What you need to do:
All entries must be extracted exactly, with nothing added or dropped.

Source data START

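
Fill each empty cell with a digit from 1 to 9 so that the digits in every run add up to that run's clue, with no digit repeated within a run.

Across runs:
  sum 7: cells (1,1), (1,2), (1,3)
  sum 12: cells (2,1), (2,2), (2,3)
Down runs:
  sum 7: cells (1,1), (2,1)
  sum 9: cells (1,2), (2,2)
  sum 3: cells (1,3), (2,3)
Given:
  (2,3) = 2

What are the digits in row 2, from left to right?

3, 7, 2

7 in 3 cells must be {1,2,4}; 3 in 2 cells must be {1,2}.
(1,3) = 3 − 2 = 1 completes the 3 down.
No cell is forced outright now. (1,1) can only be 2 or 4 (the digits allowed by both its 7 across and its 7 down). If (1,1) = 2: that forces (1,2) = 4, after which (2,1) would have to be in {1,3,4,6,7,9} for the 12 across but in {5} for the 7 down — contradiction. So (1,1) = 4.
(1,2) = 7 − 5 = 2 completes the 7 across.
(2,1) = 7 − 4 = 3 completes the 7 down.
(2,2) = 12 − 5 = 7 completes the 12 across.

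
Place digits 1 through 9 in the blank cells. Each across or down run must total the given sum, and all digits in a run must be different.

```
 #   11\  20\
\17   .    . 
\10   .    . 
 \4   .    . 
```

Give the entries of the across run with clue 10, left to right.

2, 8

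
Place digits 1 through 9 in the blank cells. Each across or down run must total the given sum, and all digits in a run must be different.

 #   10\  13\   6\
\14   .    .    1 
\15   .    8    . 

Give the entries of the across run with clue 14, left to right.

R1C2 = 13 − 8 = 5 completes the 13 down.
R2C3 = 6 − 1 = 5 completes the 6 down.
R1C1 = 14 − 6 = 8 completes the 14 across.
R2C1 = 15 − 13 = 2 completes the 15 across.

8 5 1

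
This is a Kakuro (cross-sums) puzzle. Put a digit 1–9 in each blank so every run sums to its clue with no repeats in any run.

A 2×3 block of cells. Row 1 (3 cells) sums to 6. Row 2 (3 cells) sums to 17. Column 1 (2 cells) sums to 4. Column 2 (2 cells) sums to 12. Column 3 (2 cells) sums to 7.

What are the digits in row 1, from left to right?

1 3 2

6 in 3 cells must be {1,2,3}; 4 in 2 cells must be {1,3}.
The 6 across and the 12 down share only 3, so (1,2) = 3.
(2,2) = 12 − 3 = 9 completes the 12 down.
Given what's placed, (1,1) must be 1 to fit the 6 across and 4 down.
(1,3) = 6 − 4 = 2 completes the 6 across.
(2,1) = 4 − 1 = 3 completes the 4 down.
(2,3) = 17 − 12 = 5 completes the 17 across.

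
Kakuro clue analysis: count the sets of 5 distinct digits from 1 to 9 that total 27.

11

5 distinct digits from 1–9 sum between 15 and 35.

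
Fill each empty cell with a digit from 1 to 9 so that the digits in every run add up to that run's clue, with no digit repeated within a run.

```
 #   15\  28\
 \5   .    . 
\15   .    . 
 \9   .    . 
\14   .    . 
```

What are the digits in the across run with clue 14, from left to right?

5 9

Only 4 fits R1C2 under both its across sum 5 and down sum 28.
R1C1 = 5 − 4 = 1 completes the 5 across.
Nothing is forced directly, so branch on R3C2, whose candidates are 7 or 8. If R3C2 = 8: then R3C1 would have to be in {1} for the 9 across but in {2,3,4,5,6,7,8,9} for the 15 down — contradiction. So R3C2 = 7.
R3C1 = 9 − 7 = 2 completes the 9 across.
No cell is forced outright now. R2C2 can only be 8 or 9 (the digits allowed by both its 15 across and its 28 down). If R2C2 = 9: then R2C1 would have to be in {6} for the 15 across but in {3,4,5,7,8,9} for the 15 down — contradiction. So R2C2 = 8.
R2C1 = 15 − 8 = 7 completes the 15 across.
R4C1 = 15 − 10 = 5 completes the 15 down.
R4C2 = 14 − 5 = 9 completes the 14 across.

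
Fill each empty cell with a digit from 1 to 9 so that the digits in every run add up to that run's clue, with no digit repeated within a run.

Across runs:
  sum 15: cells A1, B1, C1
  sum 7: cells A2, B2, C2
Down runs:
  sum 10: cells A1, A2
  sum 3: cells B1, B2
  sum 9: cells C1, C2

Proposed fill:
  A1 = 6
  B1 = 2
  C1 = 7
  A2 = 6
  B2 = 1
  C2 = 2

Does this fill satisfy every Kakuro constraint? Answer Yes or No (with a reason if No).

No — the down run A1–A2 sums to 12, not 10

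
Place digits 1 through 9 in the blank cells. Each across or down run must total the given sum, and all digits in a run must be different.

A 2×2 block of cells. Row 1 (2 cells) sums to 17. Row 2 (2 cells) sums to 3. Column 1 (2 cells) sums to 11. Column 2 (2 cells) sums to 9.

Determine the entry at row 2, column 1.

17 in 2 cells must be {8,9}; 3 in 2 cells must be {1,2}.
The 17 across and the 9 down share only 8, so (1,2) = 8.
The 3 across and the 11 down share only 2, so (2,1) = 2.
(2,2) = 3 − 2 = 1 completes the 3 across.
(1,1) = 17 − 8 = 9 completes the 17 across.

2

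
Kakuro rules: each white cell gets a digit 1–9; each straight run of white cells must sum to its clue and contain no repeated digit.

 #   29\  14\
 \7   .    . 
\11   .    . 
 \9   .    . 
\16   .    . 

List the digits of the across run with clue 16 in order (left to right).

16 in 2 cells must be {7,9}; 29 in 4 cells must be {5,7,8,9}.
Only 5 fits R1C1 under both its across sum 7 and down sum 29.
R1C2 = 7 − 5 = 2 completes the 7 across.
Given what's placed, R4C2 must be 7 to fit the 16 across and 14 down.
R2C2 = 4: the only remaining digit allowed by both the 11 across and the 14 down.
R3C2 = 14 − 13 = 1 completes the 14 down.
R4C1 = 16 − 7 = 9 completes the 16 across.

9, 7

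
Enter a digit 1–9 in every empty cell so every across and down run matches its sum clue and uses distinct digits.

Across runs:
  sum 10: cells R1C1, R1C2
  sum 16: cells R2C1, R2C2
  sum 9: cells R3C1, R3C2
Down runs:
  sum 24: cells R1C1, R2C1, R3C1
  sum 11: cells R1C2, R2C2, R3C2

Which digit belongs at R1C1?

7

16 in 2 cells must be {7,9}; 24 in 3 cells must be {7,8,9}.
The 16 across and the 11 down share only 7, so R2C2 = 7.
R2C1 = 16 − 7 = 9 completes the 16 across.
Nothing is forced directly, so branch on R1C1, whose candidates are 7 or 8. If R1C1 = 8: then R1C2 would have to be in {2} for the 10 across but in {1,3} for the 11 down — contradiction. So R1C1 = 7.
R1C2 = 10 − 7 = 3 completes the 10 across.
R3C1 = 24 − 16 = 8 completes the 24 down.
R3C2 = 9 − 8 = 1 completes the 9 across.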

Source data END

Result below:
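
Fill each empty cell with a digit from 1 to 9 so that the digits in every run add up to that run's clue, with no digit repeated within a run.

Across runs:
  sum 7: cells (1,1), (1,2), (1,3)
  sum 12: cells (2,1), (2,2), (2,3)
Down runs:
  sum 7: cells (1,1), (2,1)
  sum 9: cells (1,2), (2,2)
  sum 3: cells (1,3), (2,3)
Given:
  (2,3) = 2

What are the digits in row 2, from left to right?

3, 7, 2

7 in 3 cells must be {1,2,4}; 3 in 2 cells must be {1,2}.
(1,3) = 3 − 2 = 1 completes the 3 down.
No cell is forced outright now. (1,1) can only be 2 or 4 (the digits allowed by both its 7 across and its 7 down). If (1,1) = 2: that forces (1,2) = 4, after which (2,1) would have to be in {1,3,4,6,7,9} for the 12 across but in {5} for the 7 down — contradiction. So (1,1) = 4.
(1,2) = 7 − 5 = 2 completes the 7 across.
(2,1) = 7 − 4 = 3 completes the 7 down.
(2,2) = 12 − 5 = 7 completes the 12 across.

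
Place digits 1 through 9 in the blank cells. Each across or down run must total the given sum, and all digits in a run must be different.

```
 #   11\  20\
\17   .    . 
\10   .    . 
 \4   .    . 
```

Give the entries of the across run with clue 10, left to right.

2, 8

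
Place digits 1 through 9 in the blank cells. Each across or down run must total the given sum, and all digits in a run must be different.

 #   10\  13\   6\
\14   .    .    1 
\15   .    8    . 

Give the entries of the across run with clue 14, left to right.

R1C2 = 13 − 8 = 5 completes the 13 down.
R2C3 = 6 − 1 = 5 completes the 6 down.
R1C1 = 14 − 6 = 8 completes the 14 across.
R2C1 = 15 − 13 = 2 completes the 15 across.

8 5 1

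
This is a Kakuro (cross-sums) puzzle. Put a digit 1–9 in each blank so every run sums to its clue with no repeats in any run.

A 2×3 block of cells. Row 1 (3 cells) sums to 6. Row 2 (3 cells) sums to 17. Column 1 (2 cells) sums to 4. Column 2 (2 cells) sums to 12. Column 3 (2 cells) sums to 7.

What are the digits in row 1, from left to right?

1 3 2

6 in 3 cells must be {1,2,3}; 4 in 2 cells must be {1,3}.
The 6 across and the 12 down share only 3, so (1,2) = 3.
(2,2) = 12 − 3 = 9 completes the 12 down.
Given what's placed, (1,1) must be 1 to fit the 6 across and 4 down.
(1,3) = 6 − 4 = 2 completes the 6 across.
(2,1) = 4 − 1 = 3 completes the 4 down.
(2,3) = 17 − 12 = 5 completes the 17 across.

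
Kakuro clue analysis: count the sets of 5 distinct digits from 1 to 9 that total 27.

11

5 distinct digits from 1–9 sum between 15 and 35.

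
Fill each empty cell with a digit from 1 to 9 so that the digits in every run add up to that run's clue, with no digit repeated within a run.

```
 #   15\  28\
 \5   .    . 
\15   .    . 
 \9   .    . 
\14   .    . 
```

What are the digits in the across run with clue 14, from left to right?

5 9

Only 4 fits R1C2 under both its across sum 5 and down sum 28.
R1C1 = 5 − 4 = 1 completes the 5 across.
Nothing is forced directly, so branch on R3C2, whose candidates are 7 or 8. If R3C2 = 8: then R3C1 would have to be in {1} for the 9 across but in {2,3,4,5,6,7,8,9} for the 15 down — contradiction. So R3C2 = 7.
R3C1 = 9 − 7 = 2 completes the 9 across.
No cell is forced outright now. R2C2 can only be 8 or 9 (the digits allowed by both its 15 across and its 28 down). If R2C2 = 9: then R2C1 would have to be in {6} for the 15 across but in {3,4,5,7,8,9} for the 15 down — contradiction. So R2C2 = 8.
R2C1 = 15 − 8 = 7 completes the 15 across.
R4C1 = 15 − 10 = 5 completes the 15 down.
R4C2 = 14 − 5 = 9 completes the 14 across.

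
Fill each empty cell with a digit from 1 to 9 so that the digits in every run add up to that run's clue, with no digit repeated within a run.

Across runs:
  sum 15: cells A1, B1, C1
  sum 7: cells A2, B2, C2
Down runs:
  sum 10: cells A1, A2
  sum 3: cells B1, B2
  sum 9: cells C1, C2

Proposed fill:
  A1 = 6
  B1 = 2
  C1 = 7
  A2 = 6
  B2 = 1
  C2 = 2

Does this fill satisfy every Kakuro constraint? Answer Yes or No (with a reason if No).

No — the down run A1–A2 sums to 12, not 10

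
Place digits 1 through 9 in the blank cells. Each across or down run must total the given sum, and all digits in a run must be different.

A 2×2 block of cells. Row 1 (2 cells) sums to 17. Row 2 (2 cells) sums to 3. Column 1 (2 cells) sums to 11. Column 2 (2 cells) sums to 9.

Determine the entry at row 2, column 1.

17 in 2 cells must be {8,9}; 3 in 2 cells must be {1,2}.
The 17 across and the 9 down share only 8, so (1,2) = 8.
The 3 across and the 11 down share only 2, so (2,1) = 2.
(2,2) = 3 − 2 = 1 completes the 3 across.
(1,1) = 17 − 8 = 9 completes the 17 across.

2

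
Kakuro rules: each white cell gets a digit 1–9; each straight run of white cells must sum to its clue and contain no repeated digit.

 #   29\  14\
 \7   .    . 
\11   .    . 
 \9   .    . 
\16   .    . 

List the digits of the across run with clue 16 in order (left to right).

16 in 2 cells must be {7,9}; 29 in 4 cells must be {5,7,8,9}.
Only 5 fits R1C1 under both its across sum 7 and down sum 29.
R1C2 = 7 − 5 = 2 completes the 7 across.
Given what's placed, R4C2 must be 7 to fit the 16 across and 14 down.
R2C2 = 4: the only remaining digit allowed by both the 11 across and the 14 down.
R3C2 = 14 − 13 = 1 completes the 14 down.
R4C1 = 16 − 7 = 9 completes the 16 across.

9, 7

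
Enter a digit 1–9 in every empty cell so every across and down run matches its sum clue and uses distinct digits.

Across runs:
  sum 10: cells R1C1, R1C2
  sum 16: cells R2C1, R2C2
  sum 9: cells R3C1, R3C2
Down runs:
  sum 24: cells R1C1, R2C1, R3C1
  sum 11: cells R1C2, R2C2, R3C2

Which digit belongs at R1C1?

7

16 in 2 cells must be {7,9}; 24 in 3 cells must be {7,8,9}.
The 16 across and the 11 down share only 7, so R2C2 = 7.
R2C1 = 16 − 7 = 9 completes the 16 across.
Nothing is forced directly, so branch on R1C1, whose candidates are 7 or 8. If R1C1 = 8: then R1C2 would have to be in {2} for the 10 across but in {1,3} for the 11 down — contradiction. So R1C1 = 7.
R1C2 = 10 − 7 = 3 completes the 10 across.
R3C1 = 24 − 16 = 8 completes the 24 down.
R3C2 = 9 − 8 = 1 completes the 9 across.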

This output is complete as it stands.